■ Task input
========
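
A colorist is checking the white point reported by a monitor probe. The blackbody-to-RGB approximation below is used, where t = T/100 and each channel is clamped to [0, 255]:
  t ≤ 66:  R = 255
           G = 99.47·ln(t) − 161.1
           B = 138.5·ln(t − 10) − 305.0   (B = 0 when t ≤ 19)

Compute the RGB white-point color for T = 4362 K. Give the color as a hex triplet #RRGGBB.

#FFD6B6

t = 4362/100 = 43.62; the t ≤ 66 branch applies.
R = 255 by definition for t ≤ 66.
G = 99.47·ln 43.62 − 161.1 = 99.47·3.7755 − 161.1 = 214.451.
B = 138.5·ln(43.62 − 10) − 305.0 = 138.5·ln 33.62 − 305.0 = 138.5·3.5151 − 305.0 = 181.844.
Rounded: (255, 214, 182).
In hex: #FFD6B6.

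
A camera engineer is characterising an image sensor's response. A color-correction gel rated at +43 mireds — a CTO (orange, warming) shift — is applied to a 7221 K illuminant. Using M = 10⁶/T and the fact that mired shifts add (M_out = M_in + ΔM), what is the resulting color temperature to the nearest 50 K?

5500 K

M_in = 10⁶/7221 = 138.48 mireds.
M_out = 138.48 + (+43) = 181.48 mireds.
T_out = 10⁶/181.48 = 5510.1 K → 5500 K.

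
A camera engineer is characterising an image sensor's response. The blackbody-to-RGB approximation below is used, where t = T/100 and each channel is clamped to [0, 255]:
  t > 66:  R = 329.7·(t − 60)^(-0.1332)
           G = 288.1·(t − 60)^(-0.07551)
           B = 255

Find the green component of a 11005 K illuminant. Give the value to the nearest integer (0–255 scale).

t = 11005/100 = 110.05; the t > 66 branch applies.
G = 288.1·(110.05 − 60)^(-0.07551) = 288.1·50.05^(-0.07551) = 288.1·0.74418 = 214.398.
Rounded: 214.

214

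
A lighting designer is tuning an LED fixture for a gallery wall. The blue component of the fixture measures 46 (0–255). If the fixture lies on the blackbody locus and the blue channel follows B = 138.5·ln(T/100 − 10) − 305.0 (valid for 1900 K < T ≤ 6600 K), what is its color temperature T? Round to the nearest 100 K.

ln(t − 10) = (46 + 305.0) / 138.5 = 2.5343.
t − 10 = e^2.5343 = 12.608, so t = 22.608.
T = 100·t = 2261 K → 2300 K to the nearest 100 K.

2300 K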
========
■ Work to be completed
Return every line above that contains the word "where".

■ Solution below
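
A colorist is checking the white point reported by a monitor probe. The blackbody-to-RGB approximation below is used, where t = T/100 and each channel is clamped to [0, 255]:
A camera engineer is characterising an image sensor's response. The blackbody-to-RGB approximation below is used, where t = T/100 and each channel is clamped to [0, 255]: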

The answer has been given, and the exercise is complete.